*** TASK INPUTS

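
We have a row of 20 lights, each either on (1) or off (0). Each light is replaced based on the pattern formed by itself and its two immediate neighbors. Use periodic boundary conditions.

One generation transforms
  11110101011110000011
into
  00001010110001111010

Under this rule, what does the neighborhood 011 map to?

At position 9 the neighborhood is 011; the next row has 1 there.

1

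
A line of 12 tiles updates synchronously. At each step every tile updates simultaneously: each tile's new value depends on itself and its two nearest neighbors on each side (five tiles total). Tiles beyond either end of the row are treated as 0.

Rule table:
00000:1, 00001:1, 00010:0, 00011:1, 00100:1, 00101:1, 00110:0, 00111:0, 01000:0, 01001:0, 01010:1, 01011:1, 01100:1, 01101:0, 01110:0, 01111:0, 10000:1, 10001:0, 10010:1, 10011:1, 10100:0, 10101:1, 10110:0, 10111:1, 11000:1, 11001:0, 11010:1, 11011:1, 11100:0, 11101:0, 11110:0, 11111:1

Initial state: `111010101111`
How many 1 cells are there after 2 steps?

8

step 1: 000111111000
step 2: 111001100111
count of 1: 8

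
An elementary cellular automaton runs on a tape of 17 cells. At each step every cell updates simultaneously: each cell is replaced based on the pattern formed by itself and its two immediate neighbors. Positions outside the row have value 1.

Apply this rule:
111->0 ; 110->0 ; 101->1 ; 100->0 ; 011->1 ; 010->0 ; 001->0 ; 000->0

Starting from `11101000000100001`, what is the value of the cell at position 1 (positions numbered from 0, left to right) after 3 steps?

0

step 1: 00010000000000001
step 2: 00000000000000001
step 3: 00000000000000001
position 1 holds 0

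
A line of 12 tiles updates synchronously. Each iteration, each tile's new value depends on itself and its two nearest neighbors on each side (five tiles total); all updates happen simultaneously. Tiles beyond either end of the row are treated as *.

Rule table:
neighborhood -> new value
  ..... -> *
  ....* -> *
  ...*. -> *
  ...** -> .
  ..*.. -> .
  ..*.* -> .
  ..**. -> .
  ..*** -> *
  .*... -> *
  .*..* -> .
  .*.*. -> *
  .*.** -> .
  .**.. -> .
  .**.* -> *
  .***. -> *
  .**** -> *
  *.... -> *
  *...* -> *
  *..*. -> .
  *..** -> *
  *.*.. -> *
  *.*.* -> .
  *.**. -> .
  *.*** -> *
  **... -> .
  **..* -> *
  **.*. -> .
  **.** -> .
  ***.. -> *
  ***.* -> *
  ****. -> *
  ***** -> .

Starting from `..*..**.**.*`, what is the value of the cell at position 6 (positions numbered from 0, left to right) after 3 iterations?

*...*.*..*.*
*.**.**....*
*..*....**.*
position 6 holds .

.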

******

Your task is to output all of the data above word for word.

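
We have a row of 20 lights, each either on (1) or off (0). Each light is replaced based on the pattern formed by itself and its two immediate neighbors. Use periodic boundary conditions.

One generation transforms
  11110101011110000011
into
  00001010110001111010

Under this rule, what does the neighborhood 011 map to?

At position 9 the neighborhood is 011; the next row has 1 there.

1

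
A line of 12 tiles updates synchronously. At each step every tile updates simultaneously: each tile's new value depends on itself and its two nearest neighbors on each side (five tiles total). Tiles beyond either end of the row are treated as 0.

Rule table:
00000:1, 00001:1, 00010:0, 00011:1, 00100:1, 00101:1, 00110:0, 00111:0, 01000:0, 01001:0, 01010:1, 01011:1, 01100:1, 01101:0, 01110:0, 01111:0, 10000:1, 10001:0, 10010:1, 10011:1, 10100:0, 10101:1, 10110:0, 10111:1, 11000:1, 11001:0, 11010:1, 11011:1, 11100:0, 11101:0, 11110:0, 11111:1

Initial state: `111010101111`
How many 1 cells are there after 2 steps?

8

step 1: 000111111000
step 2: 111001100111
count of 1: 8

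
An elementary cellular automaton runs on a tape of 17 cells. At each step every cell updates simultaneously: each cell is replaced based on the pattern formed by itself and its two immediate neighbors. Positions outside the row have value 1.

Apply this rule:
111->0 ; 110->0 ; 101->1 ; 100->0 ; 011->1 ; 010->0 ; 001->0 ; 000->0

Starting from `11101000000100001`, what is the value of the cell at position 1 (positions numbered from 0, left to right) after 3 steps?

0

step 1: 00010000000000001
step 2: 00000000000000001
step 3: 00000000000000001
position 1 holds 0

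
A line of 12 tiles updates synchronously. Each iteration, each tile's new value depends on itself and its two nearest neighbors on each side (five tiles total); all updates happen simultaneously. Tiles beyond either end of the row are treated as *.

Rule table:
neighborhood -> new value
  ..... -> *
  ....* -> *
  ...*. -> *
  ...** -> .
  ..*.. -> .
  ..*.* -> .
  ..**. -> .
  ..*** -> *
  .*... -> *
  .*..* -> .
  .*.*. -> *
  .*.** -> .
  .**.. -> .
  .**.* -> *
  .***. -> *
  .**** -> *
  *.... -> *
  *...* -> *
  *..*. -> .
  *..** -> *
  *.*.. -> *
  *.*.* -> .
  *.**. -> .
  *.*** -> *
  **... -> .
  **..* -> *
  **.*. -> .
  **.** -> .
  ***.. -> *
  ***.* -> *
  ****. -> *
  ***** -> .

Starting from `..*..**.**.*`, what is the value of the cell at position 6 (positions numbered from 0, left to right) after 3 iterations?

*...*.*..*.*
*.**.**....*
*..*....**.*
position 6 holds .

.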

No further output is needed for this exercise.